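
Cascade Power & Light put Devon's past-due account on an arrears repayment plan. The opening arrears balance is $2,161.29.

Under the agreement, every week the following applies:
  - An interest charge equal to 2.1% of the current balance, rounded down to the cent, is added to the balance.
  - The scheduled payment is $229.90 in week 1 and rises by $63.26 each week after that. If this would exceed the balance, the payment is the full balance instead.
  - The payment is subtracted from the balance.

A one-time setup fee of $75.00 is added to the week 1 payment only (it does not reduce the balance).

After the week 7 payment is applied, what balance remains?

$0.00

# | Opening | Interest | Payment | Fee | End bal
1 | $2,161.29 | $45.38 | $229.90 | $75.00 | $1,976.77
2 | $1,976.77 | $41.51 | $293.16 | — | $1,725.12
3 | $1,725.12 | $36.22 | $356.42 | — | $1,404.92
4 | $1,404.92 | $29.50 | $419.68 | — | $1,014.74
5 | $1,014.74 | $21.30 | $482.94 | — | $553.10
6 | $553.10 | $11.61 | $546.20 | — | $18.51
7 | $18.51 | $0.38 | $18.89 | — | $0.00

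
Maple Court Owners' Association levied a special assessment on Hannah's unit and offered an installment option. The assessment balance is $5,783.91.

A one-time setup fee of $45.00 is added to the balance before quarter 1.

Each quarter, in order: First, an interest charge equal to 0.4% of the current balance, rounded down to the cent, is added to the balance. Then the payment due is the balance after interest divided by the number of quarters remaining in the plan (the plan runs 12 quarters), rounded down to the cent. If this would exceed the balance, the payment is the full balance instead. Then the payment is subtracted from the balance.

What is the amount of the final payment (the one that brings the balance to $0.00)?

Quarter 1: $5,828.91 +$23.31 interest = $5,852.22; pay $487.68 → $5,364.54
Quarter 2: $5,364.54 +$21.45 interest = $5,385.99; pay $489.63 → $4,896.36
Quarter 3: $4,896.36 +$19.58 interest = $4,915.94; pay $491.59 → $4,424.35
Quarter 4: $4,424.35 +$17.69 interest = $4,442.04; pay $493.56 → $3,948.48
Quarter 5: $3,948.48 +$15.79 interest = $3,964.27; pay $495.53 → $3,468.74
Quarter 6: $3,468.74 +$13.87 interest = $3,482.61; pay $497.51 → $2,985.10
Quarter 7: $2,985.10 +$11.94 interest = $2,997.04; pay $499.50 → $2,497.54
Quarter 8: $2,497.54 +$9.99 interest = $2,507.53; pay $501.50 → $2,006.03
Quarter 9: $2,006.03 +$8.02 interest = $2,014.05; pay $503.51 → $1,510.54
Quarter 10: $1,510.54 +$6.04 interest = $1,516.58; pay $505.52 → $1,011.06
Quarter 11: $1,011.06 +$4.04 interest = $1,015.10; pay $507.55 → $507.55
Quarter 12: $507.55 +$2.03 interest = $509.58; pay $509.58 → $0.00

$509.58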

---

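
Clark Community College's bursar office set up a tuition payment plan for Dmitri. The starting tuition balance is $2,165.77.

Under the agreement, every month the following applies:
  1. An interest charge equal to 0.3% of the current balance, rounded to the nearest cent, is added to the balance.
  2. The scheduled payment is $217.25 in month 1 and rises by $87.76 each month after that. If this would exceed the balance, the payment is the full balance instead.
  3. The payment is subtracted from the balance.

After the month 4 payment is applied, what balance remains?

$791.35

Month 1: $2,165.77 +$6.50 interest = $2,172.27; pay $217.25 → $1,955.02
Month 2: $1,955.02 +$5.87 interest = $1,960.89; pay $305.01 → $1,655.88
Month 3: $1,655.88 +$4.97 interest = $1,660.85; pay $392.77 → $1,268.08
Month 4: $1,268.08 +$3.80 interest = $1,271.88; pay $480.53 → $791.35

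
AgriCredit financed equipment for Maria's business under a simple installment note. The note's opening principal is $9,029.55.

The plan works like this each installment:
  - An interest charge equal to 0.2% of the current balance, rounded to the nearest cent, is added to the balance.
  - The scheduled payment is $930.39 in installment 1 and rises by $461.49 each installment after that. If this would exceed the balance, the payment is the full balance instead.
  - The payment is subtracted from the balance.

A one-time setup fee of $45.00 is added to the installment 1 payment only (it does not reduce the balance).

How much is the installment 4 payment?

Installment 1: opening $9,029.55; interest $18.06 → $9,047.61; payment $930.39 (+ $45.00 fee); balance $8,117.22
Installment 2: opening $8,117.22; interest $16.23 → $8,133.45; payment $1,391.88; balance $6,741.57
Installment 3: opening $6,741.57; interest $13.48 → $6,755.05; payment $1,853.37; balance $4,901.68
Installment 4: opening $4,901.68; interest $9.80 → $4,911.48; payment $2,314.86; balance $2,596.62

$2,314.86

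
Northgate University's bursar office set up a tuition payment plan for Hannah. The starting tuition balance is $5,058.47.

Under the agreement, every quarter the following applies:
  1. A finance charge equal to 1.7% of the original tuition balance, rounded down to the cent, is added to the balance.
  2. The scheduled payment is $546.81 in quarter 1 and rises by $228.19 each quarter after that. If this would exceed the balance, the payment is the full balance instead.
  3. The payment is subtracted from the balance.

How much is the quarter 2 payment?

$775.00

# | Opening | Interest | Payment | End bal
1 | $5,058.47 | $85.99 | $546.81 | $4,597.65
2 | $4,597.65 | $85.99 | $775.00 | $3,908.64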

## Aim of the task
For this exercise, copy each line from the listing above that has the word "every".

## Written response
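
Under the agreement, every week the following applies:
Under the agreement, every month the following applies:
Under the agreement, every quarter the following applies: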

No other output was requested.